[Excerpts from a dataset]
--- START ---

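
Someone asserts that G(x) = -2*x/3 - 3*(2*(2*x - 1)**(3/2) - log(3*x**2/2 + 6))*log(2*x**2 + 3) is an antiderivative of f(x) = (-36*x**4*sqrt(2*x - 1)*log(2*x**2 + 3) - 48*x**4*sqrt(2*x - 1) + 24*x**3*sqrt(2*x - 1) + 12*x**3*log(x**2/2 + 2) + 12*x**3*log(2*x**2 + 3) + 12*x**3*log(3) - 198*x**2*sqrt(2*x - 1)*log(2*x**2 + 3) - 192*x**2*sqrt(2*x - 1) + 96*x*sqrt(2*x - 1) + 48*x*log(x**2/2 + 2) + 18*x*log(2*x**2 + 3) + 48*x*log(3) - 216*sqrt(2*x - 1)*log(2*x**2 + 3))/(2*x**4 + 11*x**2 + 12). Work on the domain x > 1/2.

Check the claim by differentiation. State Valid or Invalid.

d/dx[G] = (-108*x**4*sqrt(2*x - 1)*log(2*x**2 + 3) - 144*x**4*sqrt(2*x - 1) - 4*x**4 + 72*x**3*sqrt(2*x - 1) + 36*x**3*log(x**2/2 + 2) + 36*x**3*log(2*x**2 + 3) + 36*x**3*log(3) - 594*x**2*sqrt(2*x - 1)*log(2*x**2 + 3) - 576*x**2*sqrt(2*x - 1) - 22*x**2 + 288*x*sqrt(2*x - 1) + 144*x*log(x**2/2 + 2) + 54*x*log(2*x**2 + 3) + 144*x*log(3) - 648*sqrt(2*x - 1)*log(2*x**2 + 3) - 24)/(6*x**4 + 33*x**2 + 36)
d/dx[G] - f(x) = -2/3 != 0.

Invalid: d/dx[G] - f = -2/3, which is not 0.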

--- END ---

Instructions for the task: Could you print, word for word, the line containing "Check the claim" and every line after it through the end of the records, and nothing else?

Answer for this exercise:
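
Check the claim by differentiation. State Valid or Invalid.

d/dx[G] = (-108*x**4*sqrt(2*x - 1)*log(2*x**2 + 3) - 144*x**4*sqrt(2*x - 1) - 4*x**4 + 72*x**3*sqrt(2*x - 1) + 36*x**3*log(x**2/2 + 2) + 36*x**3*log(2*x**2 + 3) + 36*x**3*log(3) - 594*x**2*sqrt(2*x - 1)*log(2*x**2 + 3) - 576*x**2*sqrt(2*x - 1) - 22*x**2 + 288*x*sqrt(2*x - 1) + 144*x*log(x**2/2 + 2) + 54*x*log(2*x**2 + 3) + 144*x*log(3) - 648*sqrt(2*x - 1)*log(2*x**2 + 3) - 24)/(6*x**4 + 33*x**2 + 36)
d/dx[G] - f(x) = -2/3 != 0.

Invalid: d/dx[G] - f = -2/3, which is not 0.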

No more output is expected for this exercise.